What is needed is an exact retyping of the records below, from the first line through the line that contains "disihel: didisihel".

Dataset entries
════════════════════

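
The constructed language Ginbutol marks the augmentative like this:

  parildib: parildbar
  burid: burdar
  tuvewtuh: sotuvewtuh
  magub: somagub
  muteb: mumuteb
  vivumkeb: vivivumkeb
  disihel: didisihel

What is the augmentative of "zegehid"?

parildib and magub both end in -b yet inflect differently (parildbar, somagub), so the final letter is not what conditions the rule; the last vowel is.
"zegehid" has last vowel 'i'. The stems whose last vowel is 'i' (parildib → parildbar, burid → burdar) delete the last vowel and add -ar.
The other patterns: stems whose last vowel is 'u' add the prefix so-; stems whose last vowel is 'e' repeat the first consonant+vowel as a prefix.
So zegehid → zegehdar.

zegehdar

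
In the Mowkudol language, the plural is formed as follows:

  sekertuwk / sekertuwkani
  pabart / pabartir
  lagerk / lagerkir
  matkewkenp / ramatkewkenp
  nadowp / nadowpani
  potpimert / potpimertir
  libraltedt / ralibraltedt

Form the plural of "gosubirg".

"gosubirg" has second-to-last letter 'r'. The stems whose second-to-last letter is 'r' (potpimert → potpimertir, lagerk → lagerkir, pabart → pabartir) add -ir.
The other patterns: stems whose second-to-last letter is 'w' add -ani; stems whose second-to-last letter is 'd' or 'n' add the prefix ra-.
So gosubirg → gosubirgir.

gosubirgir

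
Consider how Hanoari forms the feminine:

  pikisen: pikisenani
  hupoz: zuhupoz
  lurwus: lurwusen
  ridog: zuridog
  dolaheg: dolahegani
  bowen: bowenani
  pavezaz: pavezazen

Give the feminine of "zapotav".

"zapotav" has last vowel 'a'. The one such stem in the data (pavezaz → pavezazen) adds -en, so the same rule applies.
The other patterns: stems whose last vowel is 'o' add the prefix zu-; stems whose last vowel is 'e' add -ani.
So zapotav → zapotaven.

zapotaven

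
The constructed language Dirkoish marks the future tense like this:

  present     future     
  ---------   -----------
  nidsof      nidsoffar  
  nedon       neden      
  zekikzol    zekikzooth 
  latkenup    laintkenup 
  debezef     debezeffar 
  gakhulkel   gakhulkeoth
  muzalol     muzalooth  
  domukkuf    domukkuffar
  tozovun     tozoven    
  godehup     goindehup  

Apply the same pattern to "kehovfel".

"kehovfel" ends in -l. The stems ending in -l (muzalol → muzalooth, zekikzol → zekikzooth, gakhulkel → gakhulkeoth) drop the final letter and add -oth.
The other patterns: stems ending in -f double the final consonant and add -ar; stems ending in -p insert -in- after the first vowel; stems ending in -n change the last vowel to 'e'.
So kehovfel → kehovfeoth.

kehovfeoth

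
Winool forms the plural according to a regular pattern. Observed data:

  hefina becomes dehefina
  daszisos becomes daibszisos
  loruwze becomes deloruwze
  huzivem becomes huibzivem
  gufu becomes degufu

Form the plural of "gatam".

gaibtam

loruwze and huzivem both have last vowel 'e' yet inflect differently (deloruwze, huibzivem), so the last vowel is not what conditions the rule; whether the stem ends in a vowel or a consonant is.
"gatam" ends in a consonant. The stems ending in a consonant (daszisos → daibszisos, huzivem → huibzivem) insert -ib- after the first vowel.
So gatam → gaibtam.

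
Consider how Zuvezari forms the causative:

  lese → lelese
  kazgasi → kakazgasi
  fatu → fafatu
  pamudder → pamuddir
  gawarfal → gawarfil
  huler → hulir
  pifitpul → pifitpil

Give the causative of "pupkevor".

pupkevir

"pupkevor" ends in a consonant. The stems ending in a consonant (pamudder → pamuddir, gawarfal → gawarfil, huler → hulir) change the last vowel to 'i'.
So pupkevor → pupkevir.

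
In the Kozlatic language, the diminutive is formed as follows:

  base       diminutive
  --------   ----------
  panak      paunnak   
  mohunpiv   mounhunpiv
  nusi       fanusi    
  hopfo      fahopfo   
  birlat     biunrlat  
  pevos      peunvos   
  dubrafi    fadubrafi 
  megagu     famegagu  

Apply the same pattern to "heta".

faheta

pevos and hopfo both have last vowel 'o' yet inflect differently (peunvos, fahopfo), so the last vowel is not what conditions the rule; whether the stem ends in a vowel or a consonant is.
"heta" ends in a vowel. The stems ending in a vowel (hopfo → fahopfo, megagu → famegagu, nusi → fanusi) add the prefix fa-.
The other pattern: stems ending in a consonant insert -un- after the first vowel.
So heta → faheta.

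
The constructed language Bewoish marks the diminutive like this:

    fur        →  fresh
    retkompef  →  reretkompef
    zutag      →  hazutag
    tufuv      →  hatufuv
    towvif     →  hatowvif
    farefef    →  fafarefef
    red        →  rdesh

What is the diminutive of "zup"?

zpesh

towvif and retkompef both end in -f yet inflect differently (hatowvif, reretkompef), so the final letter is not what conditions the rule; the number of vowels is.
"zup" has 1 vowel. The stems with 1 vowel (fur → fresh, red → rdesh) delete the last vowel and add -esh.
So zup → zpesh.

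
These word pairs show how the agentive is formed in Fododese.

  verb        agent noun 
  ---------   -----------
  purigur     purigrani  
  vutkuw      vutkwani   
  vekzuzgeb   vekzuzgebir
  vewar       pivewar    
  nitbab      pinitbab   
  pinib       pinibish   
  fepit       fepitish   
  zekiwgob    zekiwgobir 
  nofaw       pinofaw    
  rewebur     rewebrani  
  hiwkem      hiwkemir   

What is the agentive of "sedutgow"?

sedutgowir

"sedutgow" has last vowel 'o'. The one such stem in the data (zekiwgob → zekiwgobir) adds -ir, so the same rule applies.
So sedutgow → sedutgowir.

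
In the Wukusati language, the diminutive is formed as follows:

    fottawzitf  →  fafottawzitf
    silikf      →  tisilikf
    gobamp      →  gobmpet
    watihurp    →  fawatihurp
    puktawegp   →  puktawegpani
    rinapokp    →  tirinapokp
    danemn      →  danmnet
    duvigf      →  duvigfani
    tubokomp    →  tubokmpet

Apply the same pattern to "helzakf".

tihelzakf

gobamp and puktawegp both end in -p yet inflect differently (gobmpet, puktawegpani), so the final letter is not what conditions the rule; the second-to-last letter is.
"helzakf" has second-to-last letter 'k'. The stems whose second-to-last letter is 'k' (rinapokp → tirinapokp, silikf → tisilikf) add the prefix ti-.
The other patterns: stems whose second-to-last letter is 'm' delete the last vowel and add -et; stems whose second-to-last letter is 'g' add -ani; stems whose second-to-last letter is 'r' or 't' add the prefix fa-.
So helzakf → tihelzakf.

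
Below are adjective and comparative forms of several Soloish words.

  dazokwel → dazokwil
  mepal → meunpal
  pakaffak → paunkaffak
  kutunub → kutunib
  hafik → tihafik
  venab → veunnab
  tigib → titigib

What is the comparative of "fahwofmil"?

tifahwofmil

"fahwofmil" has last vowel 'i'. The stems whose last vowel is 'i' (tigib → titigib, hafik → tihafik) add the prefix ti-.
So fahwofmil → tifahwofmil.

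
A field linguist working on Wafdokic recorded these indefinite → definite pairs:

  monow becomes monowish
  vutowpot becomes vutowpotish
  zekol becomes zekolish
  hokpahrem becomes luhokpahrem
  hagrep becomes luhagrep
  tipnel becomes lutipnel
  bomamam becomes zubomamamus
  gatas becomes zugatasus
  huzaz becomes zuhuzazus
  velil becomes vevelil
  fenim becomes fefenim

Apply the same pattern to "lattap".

zekol and tipnel both end in -l yet inflect differently (zekolish, lutipnel), so the final letter is not what conditions the rule; the last vowel is.
"lattap" has last vowel 'a'. The stems whose last vowel is 'a' (bomamam → zubomamamus, gatas → zugatasus, huzaz → zuhuzazus) add zu- … -us around the stem.
The other patterns: stems whose last vowel is 'o' add -ish; stems whose last vowel is 'e' add the prefix lu-; stems whose last vowel is 'i' repeat the first consonant+vowel as a prefix.
So lattap → zulattapus.

zulattapus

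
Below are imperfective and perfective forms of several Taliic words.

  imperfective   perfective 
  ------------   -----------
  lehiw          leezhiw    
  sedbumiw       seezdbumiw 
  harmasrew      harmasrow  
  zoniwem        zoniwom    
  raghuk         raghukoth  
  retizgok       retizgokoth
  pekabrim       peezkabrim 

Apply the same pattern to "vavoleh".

vavoloh

zoniwem and pekabrim both end in -m yet inflect differently (zoniwom, peezkabrim), so the final letter is not what conditions the rule; the last vowel is.
"vavoleh" has last vowel 'e'. The stems whose last vowel is 'e' (zoniwem → zoniwom, harmasrew → harmasrow) change the last vowel to 'o'.
So vavoleh → vavoloh.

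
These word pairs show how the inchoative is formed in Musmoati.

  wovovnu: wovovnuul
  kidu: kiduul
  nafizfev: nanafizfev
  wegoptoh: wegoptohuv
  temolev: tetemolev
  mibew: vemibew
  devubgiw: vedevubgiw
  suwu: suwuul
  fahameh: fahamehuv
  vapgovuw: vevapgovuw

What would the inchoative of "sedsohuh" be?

temolev and fahameh both have last vowel 'e' yet inflect differently (tetemolev, fahamehuv), so the last vowel is not what conditions the rule; the final letter is.
"sedsohuh" ends in -h. The stems ending in -h (wegoptoh → wegoptohuv, fahameh → fahamehuv) add -uv.
The other patterns: stems ending in -v repeat the first consonant+vowel as a prefix; stems ending in -w add the prefix ve-; stems ending in -u add -ul.
So sedsohuh → sedsohuhuv.

sedsohuhuv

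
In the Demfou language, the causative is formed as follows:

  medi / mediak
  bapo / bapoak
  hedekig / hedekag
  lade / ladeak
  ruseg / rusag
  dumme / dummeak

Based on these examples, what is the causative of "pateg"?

"pateg" ends in a consonant. The stems ending in a consonant (hedekig → hedekag, ruseg → rusag) change the last vowel to 'a'.
So pateg → patag.

patag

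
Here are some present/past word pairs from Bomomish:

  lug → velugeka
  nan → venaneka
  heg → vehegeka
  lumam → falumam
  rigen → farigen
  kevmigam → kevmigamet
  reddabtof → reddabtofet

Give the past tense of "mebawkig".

mebawkiget

"mebawkig" has 3 vowels. The stems with 3 vowels (kevmigam → kevmigamet, reddabtof → reddabtofet) add -et.
The other patterns: stems with 1 vowel add ve- … -eka around the stem; stems with 2 vowels add the prefix fa-.
So mebawkig → mebawkiget.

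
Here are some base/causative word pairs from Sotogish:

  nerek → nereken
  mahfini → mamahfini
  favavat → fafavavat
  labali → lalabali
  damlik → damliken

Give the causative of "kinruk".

damlik and labali both have last vowel 'i' yet inflect differently (damliken, lalabali), so the last vowel is not what conditions the rule; the final letter is.
"kinruk" ends in -k. The stems ending in -k (nerek → nereken, damlik → damliken) add -en.
So kinruk → kinruken.

kinruken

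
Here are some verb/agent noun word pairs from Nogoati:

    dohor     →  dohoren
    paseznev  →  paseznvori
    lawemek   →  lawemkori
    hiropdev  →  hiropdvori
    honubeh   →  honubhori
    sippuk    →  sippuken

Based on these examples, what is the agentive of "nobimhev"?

nobimhvori

"nobimhev" has last vowel 'e'. The stems whose last vowel is 'e' (honubeh → honubhori, hiropdev → hiropdvori, lawemek → lawemkori) delete the last vowel and add -ori.
So nobimhev → nobimhvori.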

════════════════════

TASK OUTPUT:
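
The constructed language Ginbutol marks the augmentative like this:

  parildib: parildbar
  burid: burdar
  tuvewtuh: sotuvewtuh
  magub: somagub
  muteb: mumuteb
  vivumkeb: vivivumkeb
  disihel: didisihel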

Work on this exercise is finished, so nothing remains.